**Description of the task:**
From the listing below, copy only the lines from the line that contains "1\right)$. What is" to the line that contains "Answer: $0$", counting those two lines as part of the copy.

'''

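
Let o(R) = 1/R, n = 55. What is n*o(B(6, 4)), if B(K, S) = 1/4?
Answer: 220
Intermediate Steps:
B(K, S) = 1/4
n*o(B(6, 4)) = 55/(1/4) = 55*4 = 220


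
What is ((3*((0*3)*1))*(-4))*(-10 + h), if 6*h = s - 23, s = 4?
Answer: 0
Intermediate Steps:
h = -19/6 (h = (4 - 23)/6 = (⅙)*(-19) = -19/6 ≈ -3.1667)
((3*((0*3)*1))*(-4))*(-10 + h) = ((3*((0*3)*1))*(-4))*(-10 - 19/6) = ((3*(0*1))*(-4))*(-79/6) = ((3*0)*(-4))*(-79/6) = (0*(-4))*(-79/6) = 0*(-79/6) = 0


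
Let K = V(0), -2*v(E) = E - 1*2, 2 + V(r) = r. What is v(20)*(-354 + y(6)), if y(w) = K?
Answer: 3204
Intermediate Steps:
V(r) = -2 + r
v(E) = 1 - E/2 (v(E) = -(E - 1*2)/2 = -(E - 2)/2 = -(-2 + E)/2 = 1 - E/2)
K = -2 (K = -2 + 0 = -2)
y(w) = -2
v(20)*(-354 + y(6)) = (1 - ½*20)*(-354 - 2) = (1 - 10)*(-356) = -9*(-356) = 3204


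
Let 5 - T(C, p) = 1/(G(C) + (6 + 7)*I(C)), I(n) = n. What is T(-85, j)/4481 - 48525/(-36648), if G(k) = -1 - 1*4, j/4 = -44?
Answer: 13420134211/10126880760 ≈ 1.3252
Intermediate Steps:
j = -176 (j = 4*(-44) = -176)
G(k) = -5 (G(k) = -1 - 4 = -5)
T(C, p) = 5 - 1/(-5 + 13*C) (T(C, p) = 5 - 1/(-5 + (6 + 7)*C) = 5 - 1/(-5 + 13*C))
T(-85, j)/4481 - 48525/(-36648) = (13*(-2 + 5*(-85))/(-5 + 13*(-85)))/4481 - 48525/(-36648) = (13*(-2 - 425)/(-5 - 1105))*(1/4481) - 48525*(-1/36648) = (13*(-427)/(-1110))*(1/4481) + 16175/12216 = (13*(-1/1110)*(-427))*(1/4481) + 16175/12216 = (5551/1110)*(1/4481) + 16175/12216 = 5551/4973910 + 16175/12216 = 13420134211/10126880760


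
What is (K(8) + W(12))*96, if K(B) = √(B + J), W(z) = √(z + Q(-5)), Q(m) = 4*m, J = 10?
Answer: √2*(288 + 192*I) ≈ 407.29 + 271.53*I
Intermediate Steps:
W(z) = √(-20 + z) (W(z) = √(z + 4*(-5)) = √(z - 20) = √(-20 + z))
K(B) = √(10 + B) (K(B) = √(B + 10) = √(10 + B))
(K(8) + W(12))*96 = (√(10 + 8) + √(-20 + 12))*96 = (√18 + √(-8))*96 = (3*√2 + 2*I*√2)*96 = 288*√2 + 192*I*√2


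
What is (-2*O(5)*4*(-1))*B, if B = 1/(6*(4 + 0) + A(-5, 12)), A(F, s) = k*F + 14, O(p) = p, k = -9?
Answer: 40/83 ≈ 0.48193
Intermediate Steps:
A(F, s) = 14 - 9*F (A(F, s) = -9*F + 14 = 14 - 9*F)
B = 1/83 (B = 1/(6*(4 + 0) + (14 - 9*(-5))) = 1/(6*4 + (14 + 45)) = 1/(24 + 59) = 1/83 ≈ 0.012048)
(-2*O(5)*4*(-1))*B = -2*5*4*(-1)*(1/83) = -40*(-1)*(1/83) = -2*(-20)*(1/83) = 40*(1/83) = 40/83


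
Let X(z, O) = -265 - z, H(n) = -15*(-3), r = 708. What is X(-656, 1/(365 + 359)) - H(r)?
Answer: 346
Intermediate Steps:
H(n) = 45
X(-656, 1/(365 + 359)) - H(r) = (-265 - 1*(-656)) - 1*45 = (-265 + 656) - 45 = 391 - 45 = 346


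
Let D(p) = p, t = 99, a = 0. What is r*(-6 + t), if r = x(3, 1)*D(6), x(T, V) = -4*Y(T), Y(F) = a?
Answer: 0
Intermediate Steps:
Y(F) = 0
x(T, V) = 0 (x(T, V) = -4*0 = 0)
r = 0 (r = 0*6 = 0)
r*(-6 + t) = 0*(-6 + 99) = 0*93 = 0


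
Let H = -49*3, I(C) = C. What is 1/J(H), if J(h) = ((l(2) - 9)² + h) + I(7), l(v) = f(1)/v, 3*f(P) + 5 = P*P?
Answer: -9/419 ≈ -0.021480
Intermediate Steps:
f(P) = -5/3 + P²/3 (f(P) = -5/3 + (P*P)/3 = -5/3 + P²/3)
l(v) = -4/(3*v) (l(v) = (-5/3 + (⅓)*1²)/v = (-5/3 + (⅓)*1)/v = (-5/3 + ⅓)/v = -4/(3*v))
H = -147
J(h) = 904/9 + h (J(h) = ((-4/3/2 - 9)² + h) + 7 = ((-4/3*½ - 9)² + h) + 7 = ((-⅔ - 9)² + h) + 7 = ((-29/3)² + h) + 7 = (841/9 + h) + 7 = 904/9 + h)
1/J(H) = 1/(904/9 - 147) = 1/(-419/9) = -9/419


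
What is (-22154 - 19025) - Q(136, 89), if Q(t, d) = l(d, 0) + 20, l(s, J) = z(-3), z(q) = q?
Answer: -41196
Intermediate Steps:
l(s, J) = -3
Q(t, d) = 17 (Q(t, d) = -3 + 20 = 17)
(-22154 - 19025) - Q(136, 89) = (-22154 - 19025) - 1*17 = -41179 - 17 = -41196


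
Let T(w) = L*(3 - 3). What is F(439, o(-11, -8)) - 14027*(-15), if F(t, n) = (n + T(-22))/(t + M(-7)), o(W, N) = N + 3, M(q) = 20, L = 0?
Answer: 96575890/459 ≈ 2.1041e+5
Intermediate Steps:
o(W, N) = 3 + N
T(w) = 0 (T(w) = 0*(3 - 3) = 0*0 = 0)
F(t, n) = n/(20 + t) (F(t, n) = (n + 0)/(t + 20) = n/(20 + t))
F(439, o(-11, -8)) - 14027*(-15) = (3 - 8)/(20 + 439) - 14027*(-15) = -5/459 - 1*(-210405) = -5*1/459 + 210405 = -5/459 + 210405 = 96575890/459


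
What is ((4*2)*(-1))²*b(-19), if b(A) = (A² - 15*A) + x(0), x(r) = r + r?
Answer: 41344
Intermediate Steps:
x(r) = 2*r
b(A) = A² - 15*A (b(A) = (A² - 15*A) + 2*0 = (A² - 15*A) + 0 = A² - 15*A)
((4*2)*(-1))²*b(-19) = ((4*2)*(-1))²*(-19*(-15 - 19)) = (8*(-1))²*(-19*(-34)) = (-8)²*646 = 64*646 = 41344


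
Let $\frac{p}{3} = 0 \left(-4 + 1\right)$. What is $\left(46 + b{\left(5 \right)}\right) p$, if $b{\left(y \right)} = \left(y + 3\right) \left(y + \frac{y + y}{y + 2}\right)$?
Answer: $0$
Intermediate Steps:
$b{\left(y \right)} = \left(3 + y\right) \left(y + \frac{2 y}{2 + y}\right)$
$p = 0$ ($p = 3 \cdot 0 \left(-4 + 1\right) = 3 \cdot 0 \left(-3\right) = 3 \cdot 0 = 0$)
$\left(46 + b{\left(5 \right)}\right) p = \left(46 + \frac{5 \left(12 + 5^{2} + 7 \cdot 5\right)}{2 + 5}\right) 0 = \left(46 + \frac{5 \left(12 + 25 + 35\right)}{7}\right) 0 = \left(46 + 5 \cdot \frac{1}{7} \cdot 72\right) 0 = \left(46 + \frac{360}{7}\right) 0 = \frac{682}{7} \cdot 0 = 0$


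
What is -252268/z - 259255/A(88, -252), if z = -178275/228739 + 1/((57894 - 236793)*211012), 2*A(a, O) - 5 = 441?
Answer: 69145125860698645933529/214393855785654271 ≈ 3.2251e+5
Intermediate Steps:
A(a, O) = 223 (A(a, O) = 5/2 + (1/2)*441 = 5/2 + 441/2 = 223)
z = -961407425047777/1233551384044476 (z = -178275*1/228739 + (1/211012)/(-178899) = -178275/228739 - 1/178899*1/211012 = -178275/228739 - 1/37749835788 = -961407425047777/1233551384044476 ≈ -0.77938)
-252268/z - 259255/A(88, -252) = -252268/(-961407425047777/1233551384044476) - 259255/223 = -252268*(-1233551384044476/961407425047777) - 259255*1/223 = 311185540550131871568/961407425047777 - 259255/223 = 69145125860698645933529/214393855785654271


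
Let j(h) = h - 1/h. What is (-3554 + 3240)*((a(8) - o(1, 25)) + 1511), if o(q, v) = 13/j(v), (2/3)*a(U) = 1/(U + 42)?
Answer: -284579927/600 ≈ -4.7430e+5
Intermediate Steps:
a(U) = 3/(2*(42 + U)) (a(U) = 3/(2*(U + 42)) = 3/(2*(42 + U)))
o(q, v) = 13/(v - 1/v)
(-3554 + 3240)*((a(8) - o(1, 25)) + 1511) = (-3554 + 3240)*((3/(2*(42 + 8)) - 13*25/(-1 + 25²)) + 1511) = -314*(((3/2)/50 - 13*25/(-1 + 625)) + 1511) = -314*(((3/2)*(1/50) - 13*25/624) + 1511) = -314*((3/100 - 13*25/624) + 1511) = -314*((3/100 - 1*25/48) + 1511) = -314*((3/100 - 25/48) + 1511) = -314*(-589/1200 + 1511) = -314*1812611/1200 = -284579927/600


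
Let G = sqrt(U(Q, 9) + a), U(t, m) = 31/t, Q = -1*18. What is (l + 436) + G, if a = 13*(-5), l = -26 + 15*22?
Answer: 740 + I*sqrt(2402)/6 ≈ 740.0 + 8.1684*I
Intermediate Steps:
l = 304 (l = -26 + 330 = 304)
Q = -18
a = -65
G = I*sqrt(2402)/6 (G = sqrt(31/(-18) - 65) = sqrt(31*(-1/18) - 65) = sqrt(-31/18 - 65) = sqrt(-1201/18) = I*sqrt(2402)/6 ≈ 8.1684*I)
(l + 436) + G = (304 + 436) + I*sqrt(2402)/6 = 740 + I*sqrt(2402)/6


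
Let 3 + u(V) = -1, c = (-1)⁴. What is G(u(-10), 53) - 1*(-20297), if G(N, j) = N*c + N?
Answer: 20289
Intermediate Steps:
c = 1
u(V) = -4 (u(V) = -3 - 1 = -4)
G(N, j) = 2*N (G(N, j) = N*1 + N = N + N = 2*N)
G(u(-10), 53) - 1*(-20297) = 2*(-4) - 1*(-20297) = -8 + 20297 = 20289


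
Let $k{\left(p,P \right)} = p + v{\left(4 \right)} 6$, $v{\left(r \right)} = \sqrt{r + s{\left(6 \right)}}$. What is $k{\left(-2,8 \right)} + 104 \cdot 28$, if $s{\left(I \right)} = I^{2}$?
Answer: $2910 + 12 \sqrt{10} \approx 2947.9$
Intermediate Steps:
$v{\left(r \right)} = \sqrt{36 + r}$ ($v{\left(r \right)} = \sqrt{r + 6^{2}} = \sqrt{r + 36} = \sqrt{36 + r}$)
$k{\left(p,P \right)} = p + 12 \sqrt{10}$ ($k{\left(p,P \right)} = p + \sqrt{36 + 4} \cdot 6 = p + \sqrt{40} \cdot 6 = p + 2 \sqrt{10} \cdot 6 = p + 12 \sqrt{10}$)
$k{\left(-2,8 \right)} + 104 \cdot 28 = \left(-2 + 12 \sqrt{10}\right) + 104 \cdot 28 = \left(-2 + 12 \sqrt{10}\right) + 2912 = 2910 + 12 \sqrt{10}$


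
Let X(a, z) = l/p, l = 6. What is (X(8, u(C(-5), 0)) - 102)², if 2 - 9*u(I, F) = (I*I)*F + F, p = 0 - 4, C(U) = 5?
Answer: 42849/4 ≈ 10712.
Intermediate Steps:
p = -4
u(I, F) = 2/9 - F/9 - F*I²/9 (u(I, F) = 2/9 - ((I*I)*F + F)/9 = 2/9 - (I²*F + F)/9 = 2/9 - (F*I² + F)/9 = 2/9 - (F + F*I²)/9 = 2/9 + (-F/9 - F*I²/9) = 2/9 - F/9 - F*I²/9)
X(a, z) = -3/2 (X(a, z) = 6/(-4) = 6*(-¼) = -3/2)
(X(8, u(C(-5), 0)) - 102)² = (-3/2 - 102)² = (-207/2)² = 42849/4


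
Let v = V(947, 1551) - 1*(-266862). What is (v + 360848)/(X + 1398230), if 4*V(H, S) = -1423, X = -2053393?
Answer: -2509417/2620652 ≈ -0.95755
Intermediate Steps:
V(H, S) = -1423/4 (V(H, S) = (¼)*(-1423) = -1423/4)
v = 1066025/4 (v = -1423/4 - 1*(-266862) = -1423/4 + 266862 = 1066025/4 ≈ 2.6651e+5)
(v + 360848)/(X + 1398230) = (1066025/4 + 360848)/(-2053393 + 1398230) = (2509417/4)/(-655163) = (2509417/4)*(-1/655163) = -2509417/2620652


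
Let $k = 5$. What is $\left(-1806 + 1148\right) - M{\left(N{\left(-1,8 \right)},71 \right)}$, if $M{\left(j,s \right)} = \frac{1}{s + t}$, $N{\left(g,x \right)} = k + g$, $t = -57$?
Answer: $- \frac{9213}{14} \approx -658.07$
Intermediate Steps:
$N{\left(g,x \right)} = 5 + g$
$M{\left(j,s \right)} = \frac{1}{-57 + s}$ ($M{\left(j,s \right)} = \frac{1}{s - 57} = \frac{1}{-57 + s}$)
$\left(-1806 + 1148\right) - M{\left(N{\left(-1,8 \right)},71 \right)} = \left(-1806 + 1148\right) - \frac{1}{-57 + 71} = -658 - \frac{1}{14} = - \frac{9213}{14}$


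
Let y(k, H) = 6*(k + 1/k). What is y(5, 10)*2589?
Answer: 403884/5 ≈ 80777.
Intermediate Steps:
y(k, H) = 6*k + 6/k
y(5, 10)*2589 = (6*5 + 6/5)*2589 = (30 + 6*(1/5))*2589 = (30 + 6/5)*2589 = (156/5)*2589 = 403884/5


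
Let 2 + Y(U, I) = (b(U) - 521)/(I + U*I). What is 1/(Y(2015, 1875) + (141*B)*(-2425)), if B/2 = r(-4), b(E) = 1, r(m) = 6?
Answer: -94500/387743139013 ≈ -2.4372e-7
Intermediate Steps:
B = 12 (B = 2*6 = 12)
Y(U, I) = -2 - 520/(I + I*U) (Y(U, I) = -2 + (1 - 521)/(I + U*I) = -2 - 520/(I + I*U))
1/(Y(2015, 1875) + (141*B)*(-2425)) = 1/(2*(-260 - 1*1875 - 1*1875*2015)/(1875*(1 + 2015)) + (141*12)*(-2425)) = 1/(2*(1/1875)*(-260 - 1875 - 3778125)/2016 + 1692*(-2425)) = 1/(2*(1/1875)*(1/2016)*(-3780260) - 4103100) = 1/(-189013/94500 - 4103100) = 1/(-387743139013/94500) = -94500/387743139013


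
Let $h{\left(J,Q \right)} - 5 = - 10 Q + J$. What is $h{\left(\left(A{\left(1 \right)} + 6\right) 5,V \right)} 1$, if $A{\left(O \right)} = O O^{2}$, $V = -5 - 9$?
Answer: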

'''

**Reply to the exercise:**
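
Let $\frac{p}{3} = 0 \left(-4 + 1\right)$. What is $\left(46 + b{\left(5 \right)}\right) p$, if $b{\left(y \right)} = \left(y + 3\right) \left(y + \frac{y + y}{y + 2}\right)$?
Answer: $0$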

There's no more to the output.